◆ WHAT YOU NEED TO DO: Each record has to be returned exactly as it appears.

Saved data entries
##############################

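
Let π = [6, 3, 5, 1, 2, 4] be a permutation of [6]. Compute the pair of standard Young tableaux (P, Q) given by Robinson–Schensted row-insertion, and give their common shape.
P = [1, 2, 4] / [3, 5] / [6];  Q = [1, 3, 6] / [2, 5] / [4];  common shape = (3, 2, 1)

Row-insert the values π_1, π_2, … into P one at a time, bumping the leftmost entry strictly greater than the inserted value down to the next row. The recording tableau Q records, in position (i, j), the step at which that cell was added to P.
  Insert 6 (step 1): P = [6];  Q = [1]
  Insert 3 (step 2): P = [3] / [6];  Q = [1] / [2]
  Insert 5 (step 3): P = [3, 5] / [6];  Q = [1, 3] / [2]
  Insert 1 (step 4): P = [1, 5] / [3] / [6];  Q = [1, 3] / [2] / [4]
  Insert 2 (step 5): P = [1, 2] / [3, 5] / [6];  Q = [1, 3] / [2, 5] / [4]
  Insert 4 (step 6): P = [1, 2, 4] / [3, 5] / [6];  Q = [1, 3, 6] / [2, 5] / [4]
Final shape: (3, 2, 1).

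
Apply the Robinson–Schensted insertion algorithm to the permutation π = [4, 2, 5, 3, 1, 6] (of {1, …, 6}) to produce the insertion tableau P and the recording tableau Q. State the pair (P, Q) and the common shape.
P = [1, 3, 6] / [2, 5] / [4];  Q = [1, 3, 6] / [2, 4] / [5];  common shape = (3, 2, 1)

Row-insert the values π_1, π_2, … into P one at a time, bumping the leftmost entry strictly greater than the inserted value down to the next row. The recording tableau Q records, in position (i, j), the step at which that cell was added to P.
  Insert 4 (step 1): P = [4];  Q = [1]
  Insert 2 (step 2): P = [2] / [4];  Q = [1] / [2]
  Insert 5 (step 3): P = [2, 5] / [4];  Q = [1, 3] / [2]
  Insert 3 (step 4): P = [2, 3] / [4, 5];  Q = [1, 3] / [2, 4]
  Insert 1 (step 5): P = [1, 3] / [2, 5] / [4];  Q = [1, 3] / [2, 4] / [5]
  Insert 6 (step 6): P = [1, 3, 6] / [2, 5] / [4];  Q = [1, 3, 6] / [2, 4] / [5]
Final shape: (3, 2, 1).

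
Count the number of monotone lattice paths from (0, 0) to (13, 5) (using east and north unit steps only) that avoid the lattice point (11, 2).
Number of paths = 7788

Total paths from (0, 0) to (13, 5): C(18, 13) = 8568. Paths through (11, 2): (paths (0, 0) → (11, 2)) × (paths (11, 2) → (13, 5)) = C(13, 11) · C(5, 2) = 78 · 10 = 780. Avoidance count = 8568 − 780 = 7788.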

##############################

◆ REPLY:
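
Let π = [6, 3, 5, 1, 2, 4] be a permutation of [6]. Compute the pair of standard Young tableaux (P, Q) given by Robinson–Schensted row-insertion, and give their common shape.
P = [1, 2, 4] / [3, 5] / [6];  Q = [1, 3, 6] / [2, 5] / [4];  common shape = (3, 2, 1)

Row-insert the values π_1, π_2, … into P one at a time, bumping the leftmost entry strictly greater than the inserted value down to the next row. The recording tableau Q records, in position (i, j), the step at which that cell was added to P.
  Insert 6 (step 1): P = [6];  Q = [1]
  Insert 3 (step 2): P = [3] / [6];  Q = [1] / [2]
  Insert 5 (step 3): P = [3, 5] / [6];  Q = [1, 3] / [2]
  Insert 1 (step 4): P = [1, 5] / [3] / [6];  Q = [1, 3] / [2] / [4]
  Insert 2 (step 5): P = [1, 2] / [3, 5] / [6];  Q = [1, 3] / [2, 5] / [4]
  Insert 4 (step 6): P = [1, 2, 4] / [3, 5] / [6];  Q = [1, 3, 6] / [2, 5] / [4]
Final shape: (3, 2, 1).

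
Apply the Robinson–Schensted insertion algorithm to the permutation π = [4, 2, 5, 3, 1, 6] (of {1, …, 6}) to produce the insertion tableau P and the recording tableau Q. State the pair (P, Q) and the common shape.
P = [1, 3, 6] / [2, 5] / [4];  Q = [1, 3, 6] / [2, 4] / [5];  common shape = (3, 2, 1)

Row-insert the values π_1, π_2, … into P one at a time, bumping the leftmost entry strictly greater than the inserted value down to the next row. The recording tableau Q records, in position (i, j), the step at which that cell was added to P.
  Insert 4 (step 1): P = [4];  Q = [1]
  Insert 2 (step 2): P = [2] / [4];  Q = [1] / [2]
  Insert 5 (step 3): P = [2, 5] / [4];  Q = [1, 3] / [2]
  Insert 3 (step 4): P = [2, 3] / [4, 5];  Q = [1, 3] / [2, 4]
  Insert 1 (step 5): P = [1, 3] / [2, 5] / [4];  Q = [1, 3] / [2, 4] / [5]
  Insert 6 (step 6): P = [1, 3, 6] / [2, 5] / [4];  Q = [1, 3, 6] / [2, 4] / [5]
Final shape: (3, 2, 1).

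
Count the number of monotone lattice paths from (0, 0) to (13, 5) (using east and north unit steps only) that avoid the lattice point (11, 2).
Number of paths = 7788

Total paths from (0, 0) to (13, 5): C(18, 13) = 8568. Paths through (11, 2): (paths (0, 0) → (11, 2)) × (paths (11, 2) → (13, 5)) = C(13, 11) · C(5, 2) = 78 · 10 = 780. Avoidance count = 8568 − 780 = 7788.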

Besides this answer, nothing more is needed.